§ Your objective
Each line of the records containing "MULH" is to be copied out and returned.

§ Available data

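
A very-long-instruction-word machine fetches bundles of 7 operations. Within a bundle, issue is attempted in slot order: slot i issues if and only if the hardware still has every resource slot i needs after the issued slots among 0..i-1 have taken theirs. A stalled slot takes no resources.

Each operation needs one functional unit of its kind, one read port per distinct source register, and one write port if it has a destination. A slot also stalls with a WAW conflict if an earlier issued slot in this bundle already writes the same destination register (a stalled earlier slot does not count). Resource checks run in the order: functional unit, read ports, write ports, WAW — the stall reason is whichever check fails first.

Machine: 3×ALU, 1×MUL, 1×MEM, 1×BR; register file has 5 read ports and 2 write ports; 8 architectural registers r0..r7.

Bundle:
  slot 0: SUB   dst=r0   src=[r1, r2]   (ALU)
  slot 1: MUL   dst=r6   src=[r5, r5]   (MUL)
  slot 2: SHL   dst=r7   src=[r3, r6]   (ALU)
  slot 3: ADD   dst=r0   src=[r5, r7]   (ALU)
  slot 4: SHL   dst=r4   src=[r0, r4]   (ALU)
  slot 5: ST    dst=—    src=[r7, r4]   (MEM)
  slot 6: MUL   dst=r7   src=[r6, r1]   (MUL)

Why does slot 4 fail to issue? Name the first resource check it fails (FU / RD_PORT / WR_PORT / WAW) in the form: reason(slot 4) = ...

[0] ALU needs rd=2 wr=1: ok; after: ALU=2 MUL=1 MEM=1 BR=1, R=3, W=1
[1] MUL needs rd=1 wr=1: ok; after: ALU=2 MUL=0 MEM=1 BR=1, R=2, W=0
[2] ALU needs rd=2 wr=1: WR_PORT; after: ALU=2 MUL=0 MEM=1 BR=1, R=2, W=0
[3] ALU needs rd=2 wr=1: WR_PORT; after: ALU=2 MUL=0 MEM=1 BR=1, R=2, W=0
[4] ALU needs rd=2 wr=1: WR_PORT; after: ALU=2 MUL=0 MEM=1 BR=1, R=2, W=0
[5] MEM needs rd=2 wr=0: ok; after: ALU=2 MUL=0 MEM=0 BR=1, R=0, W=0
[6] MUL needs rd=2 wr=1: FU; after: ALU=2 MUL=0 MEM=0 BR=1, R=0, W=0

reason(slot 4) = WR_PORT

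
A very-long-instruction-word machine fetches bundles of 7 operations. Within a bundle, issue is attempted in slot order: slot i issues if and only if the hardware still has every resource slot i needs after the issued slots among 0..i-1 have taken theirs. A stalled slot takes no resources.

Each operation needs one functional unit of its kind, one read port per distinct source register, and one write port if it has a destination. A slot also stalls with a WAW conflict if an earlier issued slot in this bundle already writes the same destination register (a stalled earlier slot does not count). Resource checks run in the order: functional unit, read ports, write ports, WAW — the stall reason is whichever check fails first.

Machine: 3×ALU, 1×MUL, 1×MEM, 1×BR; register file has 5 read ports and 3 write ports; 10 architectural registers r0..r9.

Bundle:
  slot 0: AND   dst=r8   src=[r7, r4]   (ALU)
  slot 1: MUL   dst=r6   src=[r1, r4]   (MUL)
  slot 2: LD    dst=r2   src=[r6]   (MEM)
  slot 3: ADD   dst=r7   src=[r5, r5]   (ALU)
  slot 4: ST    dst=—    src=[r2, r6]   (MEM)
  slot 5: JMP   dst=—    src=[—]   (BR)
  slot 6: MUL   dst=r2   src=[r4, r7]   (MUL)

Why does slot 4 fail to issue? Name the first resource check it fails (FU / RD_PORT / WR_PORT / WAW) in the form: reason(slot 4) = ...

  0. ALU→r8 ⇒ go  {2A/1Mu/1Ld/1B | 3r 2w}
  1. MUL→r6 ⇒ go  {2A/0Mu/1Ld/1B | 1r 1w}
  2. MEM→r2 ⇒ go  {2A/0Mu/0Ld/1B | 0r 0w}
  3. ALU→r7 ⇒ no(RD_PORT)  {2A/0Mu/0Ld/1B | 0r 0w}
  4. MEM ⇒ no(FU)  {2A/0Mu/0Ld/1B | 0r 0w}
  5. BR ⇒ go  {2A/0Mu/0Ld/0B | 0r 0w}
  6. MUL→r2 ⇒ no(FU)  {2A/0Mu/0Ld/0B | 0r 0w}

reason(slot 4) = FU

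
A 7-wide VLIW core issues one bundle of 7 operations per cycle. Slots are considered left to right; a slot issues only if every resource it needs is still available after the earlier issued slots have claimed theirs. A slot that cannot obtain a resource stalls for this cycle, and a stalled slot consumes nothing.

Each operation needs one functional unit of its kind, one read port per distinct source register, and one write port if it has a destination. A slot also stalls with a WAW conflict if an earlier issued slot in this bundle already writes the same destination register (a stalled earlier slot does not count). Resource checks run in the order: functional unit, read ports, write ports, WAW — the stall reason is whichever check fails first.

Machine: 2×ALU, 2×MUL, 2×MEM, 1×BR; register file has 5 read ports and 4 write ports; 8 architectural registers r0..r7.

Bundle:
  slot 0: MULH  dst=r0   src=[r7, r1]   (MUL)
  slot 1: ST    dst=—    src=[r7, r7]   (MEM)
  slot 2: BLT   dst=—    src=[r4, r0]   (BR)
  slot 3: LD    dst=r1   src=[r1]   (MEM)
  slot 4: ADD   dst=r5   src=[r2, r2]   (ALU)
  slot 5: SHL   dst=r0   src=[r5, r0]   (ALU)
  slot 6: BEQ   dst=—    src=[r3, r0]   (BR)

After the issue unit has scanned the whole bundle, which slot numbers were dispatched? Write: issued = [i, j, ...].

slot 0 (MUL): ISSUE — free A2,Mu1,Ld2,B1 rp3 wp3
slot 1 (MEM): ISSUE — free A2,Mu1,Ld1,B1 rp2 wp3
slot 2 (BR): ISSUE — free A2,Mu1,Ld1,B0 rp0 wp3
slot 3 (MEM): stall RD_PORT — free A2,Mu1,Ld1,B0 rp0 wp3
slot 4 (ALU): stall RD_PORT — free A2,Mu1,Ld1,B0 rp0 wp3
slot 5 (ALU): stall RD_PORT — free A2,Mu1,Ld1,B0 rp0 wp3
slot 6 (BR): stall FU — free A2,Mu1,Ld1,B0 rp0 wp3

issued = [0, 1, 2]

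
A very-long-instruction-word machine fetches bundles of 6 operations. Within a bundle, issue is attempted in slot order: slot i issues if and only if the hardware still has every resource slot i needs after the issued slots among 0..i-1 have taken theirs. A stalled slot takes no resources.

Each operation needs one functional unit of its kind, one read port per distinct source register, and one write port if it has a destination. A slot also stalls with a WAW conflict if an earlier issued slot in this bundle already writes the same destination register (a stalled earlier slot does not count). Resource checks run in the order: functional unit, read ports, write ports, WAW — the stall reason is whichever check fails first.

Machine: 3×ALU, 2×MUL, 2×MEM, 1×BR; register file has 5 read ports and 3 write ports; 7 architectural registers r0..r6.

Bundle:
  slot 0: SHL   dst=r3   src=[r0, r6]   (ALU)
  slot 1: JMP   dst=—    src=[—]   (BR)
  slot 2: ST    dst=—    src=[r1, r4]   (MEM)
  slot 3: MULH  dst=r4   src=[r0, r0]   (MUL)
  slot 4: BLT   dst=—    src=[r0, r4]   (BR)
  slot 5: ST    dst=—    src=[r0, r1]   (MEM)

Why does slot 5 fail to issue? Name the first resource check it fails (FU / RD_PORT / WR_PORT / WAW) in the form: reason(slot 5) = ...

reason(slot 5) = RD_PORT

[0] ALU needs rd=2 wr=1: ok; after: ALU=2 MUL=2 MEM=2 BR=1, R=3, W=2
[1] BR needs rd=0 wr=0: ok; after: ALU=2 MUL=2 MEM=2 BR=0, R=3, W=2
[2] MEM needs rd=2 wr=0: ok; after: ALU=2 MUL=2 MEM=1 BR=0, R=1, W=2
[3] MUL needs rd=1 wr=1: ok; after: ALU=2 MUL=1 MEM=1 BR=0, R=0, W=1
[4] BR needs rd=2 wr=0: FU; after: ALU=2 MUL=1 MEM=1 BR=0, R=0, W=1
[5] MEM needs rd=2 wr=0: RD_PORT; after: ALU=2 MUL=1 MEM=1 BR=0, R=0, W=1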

* * *

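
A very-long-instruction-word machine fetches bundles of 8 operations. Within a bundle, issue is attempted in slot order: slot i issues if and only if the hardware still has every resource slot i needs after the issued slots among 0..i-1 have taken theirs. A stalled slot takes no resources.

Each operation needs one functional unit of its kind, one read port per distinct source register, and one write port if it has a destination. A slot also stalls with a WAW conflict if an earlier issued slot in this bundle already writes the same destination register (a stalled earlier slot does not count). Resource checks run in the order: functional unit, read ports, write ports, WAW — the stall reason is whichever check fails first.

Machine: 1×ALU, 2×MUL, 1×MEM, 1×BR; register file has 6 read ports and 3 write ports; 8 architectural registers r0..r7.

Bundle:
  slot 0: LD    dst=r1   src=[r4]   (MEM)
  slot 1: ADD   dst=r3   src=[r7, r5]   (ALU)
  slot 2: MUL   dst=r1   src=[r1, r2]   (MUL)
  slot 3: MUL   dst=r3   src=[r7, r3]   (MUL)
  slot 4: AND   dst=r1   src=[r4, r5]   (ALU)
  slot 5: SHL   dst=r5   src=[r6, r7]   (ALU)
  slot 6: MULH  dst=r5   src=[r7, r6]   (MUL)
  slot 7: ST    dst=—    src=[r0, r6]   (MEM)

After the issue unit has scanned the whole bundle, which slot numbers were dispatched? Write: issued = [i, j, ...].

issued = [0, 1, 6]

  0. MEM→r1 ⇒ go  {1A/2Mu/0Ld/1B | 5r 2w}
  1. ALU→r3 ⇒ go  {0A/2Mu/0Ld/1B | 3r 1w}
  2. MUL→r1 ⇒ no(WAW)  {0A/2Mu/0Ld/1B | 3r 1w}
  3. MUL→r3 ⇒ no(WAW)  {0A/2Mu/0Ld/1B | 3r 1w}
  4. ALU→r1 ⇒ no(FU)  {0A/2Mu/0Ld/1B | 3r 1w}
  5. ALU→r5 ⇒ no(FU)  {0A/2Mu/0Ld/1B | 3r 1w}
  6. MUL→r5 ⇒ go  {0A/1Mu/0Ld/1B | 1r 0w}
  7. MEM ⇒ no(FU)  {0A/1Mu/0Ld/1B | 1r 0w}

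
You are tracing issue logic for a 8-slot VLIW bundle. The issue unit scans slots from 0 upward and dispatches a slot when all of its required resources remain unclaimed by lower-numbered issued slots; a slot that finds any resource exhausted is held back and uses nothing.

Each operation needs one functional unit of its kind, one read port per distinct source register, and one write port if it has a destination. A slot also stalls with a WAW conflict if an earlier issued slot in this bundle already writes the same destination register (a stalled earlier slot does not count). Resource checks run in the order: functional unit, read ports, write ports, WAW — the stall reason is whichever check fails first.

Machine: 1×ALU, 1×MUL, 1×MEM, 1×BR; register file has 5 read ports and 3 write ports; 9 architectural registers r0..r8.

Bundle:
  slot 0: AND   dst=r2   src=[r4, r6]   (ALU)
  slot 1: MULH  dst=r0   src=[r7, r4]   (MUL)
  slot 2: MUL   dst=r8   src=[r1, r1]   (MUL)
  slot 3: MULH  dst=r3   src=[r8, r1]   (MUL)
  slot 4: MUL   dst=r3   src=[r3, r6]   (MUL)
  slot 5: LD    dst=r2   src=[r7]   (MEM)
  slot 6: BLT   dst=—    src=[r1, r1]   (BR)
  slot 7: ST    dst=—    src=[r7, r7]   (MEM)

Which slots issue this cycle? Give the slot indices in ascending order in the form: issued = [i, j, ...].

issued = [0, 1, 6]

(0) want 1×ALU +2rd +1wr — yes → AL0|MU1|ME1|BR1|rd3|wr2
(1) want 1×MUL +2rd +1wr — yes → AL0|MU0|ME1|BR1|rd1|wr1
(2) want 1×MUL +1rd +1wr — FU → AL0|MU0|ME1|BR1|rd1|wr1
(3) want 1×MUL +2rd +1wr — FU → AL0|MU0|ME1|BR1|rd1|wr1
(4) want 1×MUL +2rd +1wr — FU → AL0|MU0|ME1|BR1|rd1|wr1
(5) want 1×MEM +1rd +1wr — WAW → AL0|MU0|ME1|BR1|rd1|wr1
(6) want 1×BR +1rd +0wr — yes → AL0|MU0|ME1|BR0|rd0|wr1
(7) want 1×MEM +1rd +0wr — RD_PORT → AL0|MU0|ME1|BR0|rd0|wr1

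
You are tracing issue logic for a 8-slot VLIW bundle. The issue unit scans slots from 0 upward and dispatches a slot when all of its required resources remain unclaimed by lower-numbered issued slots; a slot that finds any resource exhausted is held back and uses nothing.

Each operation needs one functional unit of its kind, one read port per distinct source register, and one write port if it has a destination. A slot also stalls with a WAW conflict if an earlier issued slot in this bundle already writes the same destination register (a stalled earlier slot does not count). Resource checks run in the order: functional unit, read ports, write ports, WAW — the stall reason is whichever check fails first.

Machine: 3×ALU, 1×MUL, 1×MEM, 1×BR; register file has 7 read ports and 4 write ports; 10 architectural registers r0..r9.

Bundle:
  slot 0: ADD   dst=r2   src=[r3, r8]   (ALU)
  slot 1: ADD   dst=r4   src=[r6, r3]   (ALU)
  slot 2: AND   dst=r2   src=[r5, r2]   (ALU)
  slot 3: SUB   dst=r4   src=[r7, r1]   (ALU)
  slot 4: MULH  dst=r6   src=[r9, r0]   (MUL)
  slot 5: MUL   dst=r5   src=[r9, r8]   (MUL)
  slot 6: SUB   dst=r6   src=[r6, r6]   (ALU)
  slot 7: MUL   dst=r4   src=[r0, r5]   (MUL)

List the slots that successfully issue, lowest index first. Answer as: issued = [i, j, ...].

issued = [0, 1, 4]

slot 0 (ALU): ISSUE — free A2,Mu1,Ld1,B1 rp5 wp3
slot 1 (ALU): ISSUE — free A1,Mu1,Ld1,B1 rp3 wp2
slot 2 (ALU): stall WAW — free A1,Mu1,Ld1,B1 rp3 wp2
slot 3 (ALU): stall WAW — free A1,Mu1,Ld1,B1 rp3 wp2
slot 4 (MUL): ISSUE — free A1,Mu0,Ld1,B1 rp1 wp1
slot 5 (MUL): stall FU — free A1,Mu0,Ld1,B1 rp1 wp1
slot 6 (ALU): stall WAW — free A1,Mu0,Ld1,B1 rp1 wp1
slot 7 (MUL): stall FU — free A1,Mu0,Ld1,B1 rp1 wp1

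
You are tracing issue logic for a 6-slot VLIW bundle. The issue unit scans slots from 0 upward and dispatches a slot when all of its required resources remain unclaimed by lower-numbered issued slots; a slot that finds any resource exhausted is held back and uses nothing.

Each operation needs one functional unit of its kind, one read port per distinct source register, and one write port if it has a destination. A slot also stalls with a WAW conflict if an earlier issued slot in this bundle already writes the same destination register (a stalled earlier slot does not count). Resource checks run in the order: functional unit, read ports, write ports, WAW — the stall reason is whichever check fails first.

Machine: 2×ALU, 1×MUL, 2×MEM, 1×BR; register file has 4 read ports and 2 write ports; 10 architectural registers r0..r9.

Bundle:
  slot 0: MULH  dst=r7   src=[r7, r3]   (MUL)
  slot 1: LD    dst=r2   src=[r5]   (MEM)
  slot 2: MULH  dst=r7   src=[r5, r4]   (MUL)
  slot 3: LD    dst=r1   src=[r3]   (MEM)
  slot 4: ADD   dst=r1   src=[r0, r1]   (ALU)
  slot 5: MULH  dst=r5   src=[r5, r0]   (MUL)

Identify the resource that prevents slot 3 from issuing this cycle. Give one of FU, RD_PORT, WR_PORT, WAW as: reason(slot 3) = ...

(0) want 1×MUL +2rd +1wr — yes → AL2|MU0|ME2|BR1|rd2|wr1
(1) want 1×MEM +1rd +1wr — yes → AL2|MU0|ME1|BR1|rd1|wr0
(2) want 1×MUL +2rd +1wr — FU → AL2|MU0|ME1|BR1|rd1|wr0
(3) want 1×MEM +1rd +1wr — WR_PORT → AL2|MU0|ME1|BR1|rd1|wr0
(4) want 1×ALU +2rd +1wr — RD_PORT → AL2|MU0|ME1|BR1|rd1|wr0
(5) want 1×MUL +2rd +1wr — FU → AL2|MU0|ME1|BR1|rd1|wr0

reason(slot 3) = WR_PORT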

§ Worked solution
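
  slot 0: MULH  dst=r0   src=[r7, r1]   (MUL)
  slot 3: MULH  dst=r4   src=[r0, r0]   (MUL)
  slot 6: MULH  dst=r5   src=[r7, r6]   (MUL)
  slot 1: MULH  dst=r0   src=[r7, r4]   (MUL)
  slot 3: MULH  dst=r3   src=[r8, r1]   (MUL)
  slot 4: MULH  dst=r6   src=[r9, r0]   (MUL)
  slot 0: MULH  dst=r7   src=[r7, r3]   (MUL)
  slot 2: MULH  dst=r7   src=[r5, r4]   (MUL)
  slot 5: MULH  dst=r5   src=[r5, r0]   (MUL)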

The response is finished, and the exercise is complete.